▸ AIM OF THE TASK: Please restate word for word, and with nothing added, the lines that run from the one holding "Write the surface" to the end of the entries below.
----- DATA
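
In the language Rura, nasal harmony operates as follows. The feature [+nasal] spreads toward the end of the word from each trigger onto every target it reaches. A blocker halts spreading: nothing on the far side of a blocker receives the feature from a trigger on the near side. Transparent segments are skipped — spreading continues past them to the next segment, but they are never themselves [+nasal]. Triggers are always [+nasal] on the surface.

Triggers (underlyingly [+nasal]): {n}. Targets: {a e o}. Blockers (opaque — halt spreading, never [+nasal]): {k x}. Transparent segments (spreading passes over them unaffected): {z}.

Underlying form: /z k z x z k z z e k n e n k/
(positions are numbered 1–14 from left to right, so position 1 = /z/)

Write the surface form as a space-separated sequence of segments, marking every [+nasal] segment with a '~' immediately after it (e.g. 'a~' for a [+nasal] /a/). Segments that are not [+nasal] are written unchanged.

z k z x z k z z e k n~ e~ n~ k

From /n/ at 11 rightward: 12 /e/ → [+nasal]; 13 /n/ is itself a trigger — this domain ends here.
From /n/ at 13 rightward: 14 /k/ blocks.
Target with no active source: position 9 stays [-nasal].
[+nasal] positions on the surface: 11 12 13.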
----------
▸ REPLY:
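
Write the surface form as a space-separated sequence of segments, marking every [+nasal] segment with a '~' immediately after it (e.g. 'a~' for a [+nasal] /a/). Segments that are not [+nasal] are written unchanged.

z k z x z k z z e k n~ e~ n~ k

From /n/ at 11 rightward: 12 /e/ → [+nasal]; 13 /n/ is itself a trigger — this domain ends here.
From /n/ at 13 rightward: 14 /k/ blocks.
Target with no active source: position 9 stays [-nasal].
[+nasal] positions on the surface: 11 12 13.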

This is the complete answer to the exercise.